__Data supplied__

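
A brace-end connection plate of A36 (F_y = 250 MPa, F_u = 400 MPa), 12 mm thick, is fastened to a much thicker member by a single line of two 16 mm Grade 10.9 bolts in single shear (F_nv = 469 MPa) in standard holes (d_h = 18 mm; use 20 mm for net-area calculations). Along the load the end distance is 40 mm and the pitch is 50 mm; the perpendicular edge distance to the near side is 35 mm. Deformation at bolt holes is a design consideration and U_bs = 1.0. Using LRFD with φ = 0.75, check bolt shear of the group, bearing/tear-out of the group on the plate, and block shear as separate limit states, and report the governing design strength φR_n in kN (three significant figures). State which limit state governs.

141 kN (bolt shear governs)

Bolt shear: A_b = π·16²/4 = 201.1 mm²; R_n = 469 × 201.1 × 2 × 1 / 1000 = 188.6 kN → 0.75 × 188.6 = 141 kN.
Bearing: edge l_c = 31, r_n = 178.6 kN; interior l_c = 32, r_n = 184.3 kN; R_n = 178.6 + 1·184.3 = 362.9 kN → 272 kN.
Block shear: A_gv = 1080, A_nv = 720, A_nt = 300 mm²; R_n = min(0.6F_uA_nv, 0.6F_yA_gv) + U_bs·F_u·A_nt = 282 kN → 212 kN.
Bolt shear governs: 141 kN.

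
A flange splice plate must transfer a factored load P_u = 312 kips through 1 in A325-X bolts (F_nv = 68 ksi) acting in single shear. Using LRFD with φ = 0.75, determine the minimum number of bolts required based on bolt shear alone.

A_b = π·1²/4 = 0.7854 in².
Per-bolt design strength φR_n = 0.75 × 68 × 0.7854 × 1 = 40.06 kips.
n ≥ 312 / 40.06 = 7.789 → use 8 bolts.

8 bolts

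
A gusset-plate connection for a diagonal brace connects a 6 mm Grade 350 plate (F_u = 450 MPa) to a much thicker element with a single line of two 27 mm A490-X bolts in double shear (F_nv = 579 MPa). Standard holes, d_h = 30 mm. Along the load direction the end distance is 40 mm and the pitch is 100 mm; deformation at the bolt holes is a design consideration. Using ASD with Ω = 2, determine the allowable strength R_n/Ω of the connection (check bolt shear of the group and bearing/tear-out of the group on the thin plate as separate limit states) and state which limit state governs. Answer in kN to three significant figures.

128 kN (bearing governs)

Bolt shear: A_b = π·27²/4 = 572.6 mm²; R_n = 579 × 572.6 × 2 × 2 / 1000 = 1326 kN → 1326 / 2 = 663 kN.
Bearing (1.2 l_c t F_u ≤ 2.4 d t F_u): upper limit = 2.4·27·6·450 / 1000 = 175 kN.
  Edge l_c = 40 − 30/2 = 25 → r_n = 81 kN; interior l_c = 100 − 30 = 70 → r_n = 175 kN.
  R_n,bearing = 1·81 + 1·175 = 256 kN → 256 / 2 = 128 kN.
Bearing governs: 128 kN.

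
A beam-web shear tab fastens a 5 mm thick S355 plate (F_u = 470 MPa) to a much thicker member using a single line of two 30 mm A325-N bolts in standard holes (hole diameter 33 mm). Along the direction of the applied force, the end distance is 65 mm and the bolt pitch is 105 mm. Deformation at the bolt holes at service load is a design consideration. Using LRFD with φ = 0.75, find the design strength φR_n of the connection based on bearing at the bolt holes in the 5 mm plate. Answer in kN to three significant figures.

Per bolt r_n = 1.2 l_c t F_u ≤ 2.4 d t F_u; upper limit = 2.4 × 30 × 5 × 470 / 1000 = 169.2 kN.
Edge bolt: l_c = 65 − 33/2 = 48.5 mm → 1.2 × 48.5 × 5 × 470 / 1000 = 136.8 → r_n = 136.8 kN.
Interior bolts: l_c = 105 − 33 = 72 mm → 1.2 × 72 × 5 × 470 / 1000 = 203 → r_n = 169.2 kN.
R_n = 1 × 136.8 + 1 × 169.2 = 306 kN.
Design strength φR_n = 0.75 × 306 = 229 kN.

229 kN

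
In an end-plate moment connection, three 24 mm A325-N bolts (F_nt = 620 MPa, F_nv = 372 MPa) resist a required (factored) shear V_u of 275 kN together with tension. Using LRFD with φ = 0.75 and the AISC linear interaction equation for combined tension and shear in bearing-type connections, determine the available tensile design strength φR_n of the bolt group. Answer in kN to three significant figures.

A_b = π·24²/4 = 452.4 mm²; f_rv = 275 × 1000 / (3 × 452.4) = 202.6 MPa.
F'_nt = 1.3 F_nt − (F_nt / φF_nv) f_rv = 1.3·620 − (620/(0.75·372))·202.6 = 355.7 MPa, capped at F_nt → F'_nt = 355.7 MPa.
R_n = F'_nt · A_b · n = 355.7 × 452.4 × 3 / 1000 = 482.8 kN.
Design strength φR_n = 0.75 × 482.8 = 362 kN.

362 kN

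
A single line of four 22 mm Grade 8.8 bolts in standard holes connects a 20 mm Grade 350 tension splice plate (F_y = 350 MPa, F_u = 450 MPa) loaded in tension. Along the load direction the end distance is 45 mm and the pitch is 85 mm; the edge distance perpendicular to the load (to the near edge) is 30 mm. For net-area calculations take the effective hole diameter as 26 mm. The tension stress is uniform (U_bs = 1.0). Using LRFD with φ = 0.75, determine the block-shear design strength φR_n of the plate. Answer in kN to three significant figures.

961 kN

Shear plane L_v = 45 + 3·85 = 300 mm; A_gv = 300 × 20 = 6000 mm².
A_nv = (300 − 3.5·26) × 20 = 4180 mm².
A_nt = (30 − 0.5·26) × 20 = 340 mm².
0.6 F_u A_nv = 1129 kN; 0.6 F_y A_gv = 1260 kN → shear rupture governs the shear term.
R_n = 1129 + 1.0 × 450 × 340 / 1000 = 1282 kN.
Design strength φR_n = 0.75 × 1282 = 961 kN.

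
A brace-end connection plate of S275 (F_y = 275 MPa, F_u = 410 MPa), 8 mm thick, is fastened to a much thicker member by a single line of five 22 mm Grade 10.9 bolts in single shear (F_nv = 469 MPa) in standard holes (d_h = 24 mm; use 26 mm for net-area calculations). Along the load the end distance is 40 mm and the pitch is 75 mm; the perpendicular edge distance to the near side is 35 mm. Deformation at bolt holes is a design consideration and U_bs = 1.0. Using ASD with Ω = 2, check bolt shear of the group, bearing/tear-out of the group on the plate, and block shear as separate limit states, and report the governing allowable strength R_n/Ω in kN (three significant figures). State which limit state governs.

256 kN (block shear governs)

Bolt shear: A_b = π·22²/4 = 380.1 mm²; R_n = 469 × 380.1 × 5 × 1 / 1000 = 891.4 kN → 891.4 / 2 = 446 kN.
Bearing: edge l_c = 28, r_n = 110.2 kN; interior l_c = 51, r_n = 173.2 kN; R_n = 110.2 + 4·173.2 = 802.9 kN → 401 kN.
Block shear: A_gv = 2720, A_nv = 1784, A_nt = 176 mm²; R_n = min(0.6F_uA_nv, 0.6F_yA_gv) + U_bs·F_u·A_nt = 511 kN → 256 kN.
Block shear governs: 256 kN.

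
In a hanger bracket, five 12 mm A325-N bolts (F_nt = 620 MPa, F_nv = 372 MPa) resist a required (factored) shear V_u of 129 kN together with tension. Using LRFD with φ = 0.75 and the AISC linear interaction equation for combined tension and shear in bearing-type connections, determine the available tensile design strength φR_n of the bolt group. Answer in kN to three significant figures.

127 kN

A_b = π·12²/4 = 113.1 mm²; f_rv = 129 × 1000 / (5 × 113.1) = 228.1 MPa.
F'_nt = 1.3 F_nt − (F_nt / φF_nv) f_rv = 1.3·620 − (620/(0.75·372))·228.1 = 299.1 MPa, capped at F_nt → F'_nt = 299.1 MPa.
R_n = F'_nt · A_b · n = 299.1 × 113.1 × 5 / 1000 = 169.1 kN.
Design strength φR_n = 0.75 × 169.1 = 127 kN.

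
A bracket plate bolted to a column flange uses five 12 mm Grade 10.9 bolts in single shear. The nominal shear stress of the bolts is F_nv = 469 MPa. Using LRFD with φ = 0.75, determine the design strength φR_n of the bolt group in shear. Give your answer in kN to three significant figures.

199 kN

A_b = π × 12² / 4 = 113.1 mm².
R_n = F_nv · A_b · n · n_s = 469 × 113.1 × 5 × 1 / 1000 = 265.2 kN.
Design strength φR_n = 0.75 × 265.2 = 199 kN.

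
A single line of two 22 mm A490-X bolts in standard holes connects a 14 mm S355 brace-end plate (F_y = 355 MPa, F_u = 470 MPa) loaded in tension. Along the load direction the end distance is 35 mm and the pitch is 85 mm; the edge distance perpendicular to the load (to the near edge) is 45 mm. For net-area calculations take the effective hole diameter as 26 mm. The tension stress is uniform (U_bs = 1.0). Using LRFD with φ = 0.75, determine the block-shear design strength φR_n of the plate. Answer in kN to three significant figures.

398 kN

Shear plane L_v = 35 + 1·85 = 120 mm; A_gv = 120 × 14 = 1680 mm².
A_nv = (120 − 1.5·26) × 14 = 1134 mm².
A_nt = (45 − 0.5·26) × 14 = 448 mm².
0.6 F_u A_nv = 319.8 kN; 0.6 F_y A_gv = 357.8 kN → shear rupture governs the shear term.
R_n = 319.8 + 1.0 × 470 × 448 / 1000 = 530.3 kN.
Design strength φR_n = 0.75 × 530.3 = 398 kN.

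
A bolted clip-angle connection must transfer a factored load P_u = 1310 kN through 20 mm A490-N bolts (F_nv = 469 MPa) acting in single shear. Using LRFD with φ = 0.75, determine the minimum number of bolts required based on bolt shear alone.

12 bolts

A_b = π·20²/4 = 314.2 mm².
Per-bolt design strength φR_n = 0.75 × 469 × 314.2 × 1 / 1000 = 110.5 kN.
n ≥ 1310 / 110.5 = 11.85 → use 12 bolts.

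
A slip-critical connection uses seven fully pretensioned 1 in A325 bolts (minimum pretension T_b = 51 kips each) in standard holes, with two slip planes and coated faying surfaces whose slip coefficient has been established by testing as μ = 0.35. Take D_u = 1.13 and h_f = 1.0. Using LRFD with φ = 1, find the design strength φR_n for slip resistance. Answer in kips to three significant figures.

282 kips

R_n = μ · D_u · h_f · T_b · n_s · n_b = 0.35 × 1.13 × 1.0 × 51 × 2 × 7 = 282.4 kips.
Design strength φR_n = 1 × 282.4 = 282 kips.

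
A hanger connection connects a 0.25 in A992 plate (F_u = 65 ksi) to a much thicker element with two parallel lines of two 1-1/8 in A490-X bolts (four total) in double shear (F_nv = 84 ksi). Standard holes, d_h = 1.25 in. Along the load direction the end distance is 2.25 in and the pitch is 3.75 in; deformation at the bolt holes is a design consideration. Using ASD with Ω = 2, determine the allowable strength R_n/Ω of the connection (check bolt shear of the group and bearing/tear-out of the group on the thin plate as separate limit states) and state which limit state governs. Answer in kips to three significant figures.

75.6 kips (bearing governs)

Bolt shear: A_b = π·1.125²/4 = 0.994 in²; R_n = 84 × 0.994 × 4 × 2 = 668 kips → 668 / 2 = 334 kips.
Bearing (1.2 l_c t F_u ≤ 2.4 d t F_u): upper limit = 2.4·1.125·0.25·65 = 43.87 kips.
  Edge l_c = 2.25 − 1.25/2 = 1.625 → r_n = 31.69 kips; interior l_c = 3.75 − 1.25 = 2.5 → r_n = 43.87 kips.
  R_n,bearing = 2·31.69 + 2·43.87 = 151.1 kips → 151.1 / 2 = 75.6 kips.
Bearing governs: 75.6 kips.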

__What this task involves__
Copy the records above exactly, starting at the line that contains "A slip-critical connection" and ending at the last line, and leave out all earlier lines.

__Result of the task__
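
A slip-critical connection uses seven fully pretensioned 1 in A325 bolts (minimum pretension T_b = 51 kips each) in standard holes, with two slip planes and coated faying surfaces whose slip coefficient has been established by testing as μ = 0.35. Take D_u = 1.13 and h_f = 1.0. Using LRFD with φ = 1, find the design strength φR_n for slip resistance. Answer in kips to three significant figures.

282 kips

R_n = μ · D_u · h_f · T_b · n_s · n_b = 0.35 × 1.13 × 1.0 × 51 × 2 × 7 = 282.4 kips.
Design strength φR_n = 1 × 282.4 = 282 kips.

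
A hanger connection connects a 0.25 in A992 plate (F_u = 65 ksi) to a much thicker element with two parallel lines of two 1-1/8 in A490-X bolts (four total) in double shear (F_nv = 84 ksi). Standard holes, d_h = 1.25 in. Along the load direction the end distance is 2.25 in and the pitch is 3.75 in; deformation at the bolt holes is a design consideration. Using ASD with Ω = 2, determine the allowable strength R_n/Ω of the connection (check bolt shear of the group and bearing/tear-out of the group on the thin plate as separate limit states) and state which limit state governs. Answer in kips to three significant figures.

75.6 kips (bearing governs)

Bolt shear: A_b = π·1.125²/4 = 0.994 in²; R_n = 84 × 0.994 × 4 × 2 = 668 kips → 668 / 2 = 334 kips.
Bearing (1.2 l_c t F_u ≤ 2.4 d t F_u): upper limit = 2.4·1.125·0.25·65 = 43.87 kips.
  Edge l_c = 2.25 − 1.25/2 = 1.625 → r_n = 31.69 kips; interior l_c = 3.75 − 1.25 = 2.5 → r_n = 43.87 kips.
  R_n,bearing = 2·31.69 + 2·43.87 = 151.1 kips → 151.1 / 2 = 75.6 kips.
Bearing governs: 75.6 kips.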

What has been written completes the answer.